Task requirements: Will you return, word for word, only the lines from the top of the data below down to and including the one with "Harbor: Route 6"?

Material supplied:

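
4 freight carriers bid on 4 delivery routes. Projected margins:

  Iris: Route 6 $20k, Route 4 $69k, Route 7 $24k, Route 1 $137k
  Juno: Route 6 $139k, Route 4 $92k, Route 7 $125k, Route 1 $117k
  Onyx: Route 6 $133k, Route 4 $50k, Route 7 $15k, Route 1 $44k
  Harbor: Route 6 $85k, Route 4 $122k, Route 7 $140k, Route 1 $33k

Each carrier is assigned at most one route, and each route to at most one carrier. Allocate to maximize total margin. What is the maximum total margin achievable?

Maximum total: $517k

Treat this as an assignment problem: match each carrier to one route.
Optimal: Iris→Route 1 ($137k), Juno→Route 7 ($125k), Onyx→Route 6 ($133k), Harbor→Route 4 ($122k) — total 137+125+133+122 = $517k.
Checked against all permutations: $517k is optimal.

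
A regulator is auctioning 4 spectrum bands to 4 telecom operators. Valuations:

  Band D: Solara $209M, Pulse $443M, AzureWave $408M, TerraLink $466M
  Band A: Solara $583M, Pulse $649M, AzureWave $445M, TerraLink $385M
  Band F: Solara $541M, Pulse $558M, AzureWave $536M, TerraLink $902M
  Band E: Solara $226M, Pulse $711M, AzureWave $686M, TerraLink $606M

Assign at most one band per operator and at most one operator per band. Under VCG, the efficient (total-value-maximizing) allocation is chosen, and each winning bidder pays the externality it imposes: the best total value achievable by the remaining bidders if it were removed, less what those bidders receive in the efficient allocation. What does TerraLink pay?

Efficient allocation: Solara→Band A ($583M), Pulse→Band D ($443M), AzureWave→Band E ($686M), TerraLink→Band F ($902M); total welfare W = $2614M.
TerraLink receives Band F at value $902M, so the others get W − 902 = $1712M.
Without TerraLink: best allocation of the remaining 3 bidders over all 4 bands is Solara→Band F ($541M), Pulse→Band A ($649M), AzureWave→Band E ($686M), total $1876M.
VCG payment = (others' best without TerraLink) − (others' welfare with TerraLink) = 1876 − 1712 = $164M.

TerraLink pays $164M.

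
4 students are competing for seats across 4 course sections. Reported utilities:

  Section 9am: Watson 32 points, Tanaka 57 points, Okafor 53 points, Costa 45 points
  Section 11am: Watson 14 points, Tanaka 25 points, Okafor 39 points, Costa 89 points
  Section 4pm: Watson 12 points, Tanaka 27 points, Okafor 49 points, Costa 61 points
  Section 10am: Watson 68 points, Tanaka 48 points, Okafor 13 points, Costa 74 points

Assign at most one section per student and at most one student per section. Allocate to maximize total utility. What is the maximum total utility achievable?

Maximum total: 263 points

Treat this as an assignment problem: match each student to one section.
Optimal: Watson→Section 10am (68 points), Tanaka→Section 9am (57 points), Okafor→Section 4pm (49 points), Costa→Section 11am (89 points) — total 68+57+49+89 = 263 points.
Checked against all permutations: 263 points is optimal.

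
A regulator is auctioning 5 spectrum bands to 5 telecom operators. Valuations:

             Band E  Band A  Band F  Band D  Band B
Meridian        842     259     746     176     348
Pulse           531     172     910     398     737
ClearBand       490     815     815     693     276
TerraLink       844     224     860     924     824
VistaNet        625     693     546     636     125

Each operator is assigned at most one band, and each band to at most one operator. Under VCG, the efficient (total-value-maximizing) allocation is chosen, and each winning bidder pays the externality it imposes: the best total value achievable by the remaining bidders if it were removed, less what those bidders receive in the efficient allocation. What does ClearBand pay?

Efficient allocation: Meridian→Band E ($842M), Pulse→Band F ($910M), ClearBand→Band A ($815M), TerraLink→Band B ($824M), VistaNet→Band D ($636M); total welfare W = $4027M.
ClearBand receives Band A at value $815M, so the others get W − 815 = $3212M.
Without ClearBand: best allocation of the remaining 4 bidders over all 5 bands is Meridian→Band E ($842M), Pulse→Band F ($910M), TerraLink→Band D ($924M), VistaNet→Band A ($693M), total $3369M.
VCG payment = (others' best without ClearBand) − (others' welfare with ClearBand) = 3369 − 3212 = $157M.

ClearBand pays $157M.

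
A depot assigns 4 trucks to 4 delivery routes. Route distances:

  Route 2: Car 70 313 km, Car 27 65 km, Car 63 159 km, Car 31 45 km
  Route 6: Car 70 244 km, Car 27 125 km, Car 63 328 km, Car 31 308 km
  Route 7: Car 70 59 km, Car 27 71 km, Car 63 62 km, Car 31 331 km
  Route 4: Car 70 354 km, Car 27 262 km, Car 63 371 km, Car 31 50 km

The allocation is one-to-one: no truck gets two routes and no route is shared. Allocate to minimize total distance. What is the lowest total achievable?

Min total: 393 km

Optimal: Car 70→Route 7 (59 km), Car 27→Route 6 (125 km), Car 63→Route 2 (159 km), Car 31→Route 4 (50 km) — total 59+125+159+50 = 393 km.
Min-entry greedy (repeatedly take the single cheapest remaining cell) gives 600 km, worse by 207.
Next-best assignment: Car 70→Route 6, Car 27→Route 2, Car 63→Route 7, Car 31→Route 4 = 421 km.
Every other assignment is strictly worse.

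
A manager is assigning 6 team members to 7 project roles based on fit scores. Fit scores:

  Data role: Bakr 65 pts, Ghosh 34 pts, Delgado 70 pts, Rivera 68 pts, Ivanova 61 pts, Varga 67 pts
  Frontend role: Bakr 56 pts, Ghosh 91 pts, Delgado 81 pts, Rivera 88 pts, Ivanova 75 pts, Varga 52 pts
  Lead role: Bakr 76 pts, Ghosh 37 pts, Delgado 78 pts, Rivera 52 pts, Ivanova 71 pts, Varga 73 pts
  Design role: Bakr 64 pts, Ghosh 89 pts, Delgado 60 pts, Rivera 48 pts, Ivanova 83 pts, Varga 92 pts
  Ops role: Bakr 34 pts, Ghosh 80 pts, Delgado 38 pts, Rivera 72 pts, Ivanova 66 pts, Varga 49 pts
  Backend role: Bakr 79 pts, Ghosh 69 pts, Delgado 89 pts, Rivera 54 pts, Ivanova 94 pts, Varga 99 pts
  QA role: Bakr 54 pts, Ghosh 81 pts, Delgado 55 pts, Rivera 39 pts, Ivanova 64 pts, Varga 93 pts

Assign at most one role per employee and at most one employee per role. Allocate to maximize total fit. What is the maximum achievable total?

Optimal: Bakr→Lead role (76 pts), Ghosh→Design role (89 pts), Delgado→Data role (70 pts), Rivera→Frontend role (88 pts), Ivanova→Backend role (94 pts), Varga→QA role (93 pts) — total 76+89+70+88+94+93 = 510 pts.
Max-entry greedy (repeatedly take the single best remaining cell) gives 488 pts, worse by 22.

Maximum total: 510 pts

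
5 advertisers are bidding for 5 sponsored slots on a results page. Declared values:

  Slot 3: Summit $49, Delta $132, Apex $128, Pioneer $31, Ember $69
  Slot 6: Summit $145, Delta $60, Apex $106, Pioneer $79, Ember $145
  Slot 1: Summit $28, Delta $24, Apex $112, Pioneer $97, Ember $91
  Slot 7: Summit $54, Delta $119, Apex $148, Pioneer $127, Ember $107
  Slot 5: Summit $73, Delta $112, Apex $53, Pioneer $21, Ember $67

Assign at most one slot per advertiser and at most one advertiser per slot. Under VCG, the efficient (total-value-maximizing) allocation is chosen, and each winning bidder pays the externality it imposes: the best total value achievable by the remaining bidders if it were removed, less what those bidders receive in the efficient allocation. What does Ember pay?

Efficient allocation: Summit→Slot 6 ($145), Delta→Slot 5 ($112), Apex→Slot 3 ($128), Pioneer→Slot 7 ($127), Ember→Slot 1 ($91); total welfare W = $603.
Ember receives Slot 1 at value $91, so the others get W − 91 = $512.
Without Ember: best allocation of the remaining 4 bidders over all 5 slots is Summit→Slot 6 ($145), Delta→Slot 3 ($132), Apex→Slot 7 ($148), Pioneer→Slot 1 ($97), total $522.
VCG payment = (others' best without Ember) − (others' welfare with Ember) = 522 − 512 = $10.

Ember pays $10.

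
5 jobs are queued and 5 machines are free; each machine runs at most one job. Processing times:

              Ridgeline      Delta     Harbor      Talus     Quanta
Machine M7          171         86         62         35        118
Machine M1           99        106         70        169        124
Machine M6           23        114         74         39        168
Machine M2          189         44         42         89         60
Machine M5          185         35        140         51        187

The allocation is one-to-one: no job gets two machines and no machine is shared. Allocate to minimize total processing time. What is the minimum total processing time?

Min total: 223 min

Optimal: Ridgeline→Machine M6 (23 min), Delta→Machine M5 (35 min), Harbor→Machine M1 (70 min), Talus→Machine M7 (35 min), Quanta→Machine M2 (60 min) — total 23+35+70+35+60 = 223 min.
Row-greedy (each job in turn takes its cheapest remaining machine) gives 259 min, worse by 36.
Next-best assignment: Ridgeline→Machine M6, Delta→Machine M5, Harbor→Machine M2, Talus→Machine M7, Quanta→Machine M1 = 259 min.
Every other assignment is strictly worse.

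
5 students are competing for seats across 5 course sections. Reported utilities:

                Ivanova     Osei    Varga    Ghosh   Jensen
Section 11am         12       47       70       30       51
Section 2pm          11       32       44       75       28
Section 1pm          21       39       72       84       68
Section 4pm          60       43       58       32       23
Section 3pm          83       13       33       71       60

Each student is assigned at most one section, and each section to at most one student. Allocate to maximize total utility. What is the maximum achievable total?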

Answer to this exercise:
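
4 freight carriers bid on 4 delivery routes. Projected margins:

  Iris: Route 6 $20k, Route 4 $69k, Route 7 $24k, Route 1 $137k
  Juno: Route 6 $139k, Route 4 $92k, Route 7 $125k, Route 1 $117k
  Onyx: Route 6 $133k, Route 4 $50k, Route 7 $15k, Route 1 $44k
  Harbor: Route 6 $85k, Route 4 $122k, Route 7 $140k, Route 1 $33k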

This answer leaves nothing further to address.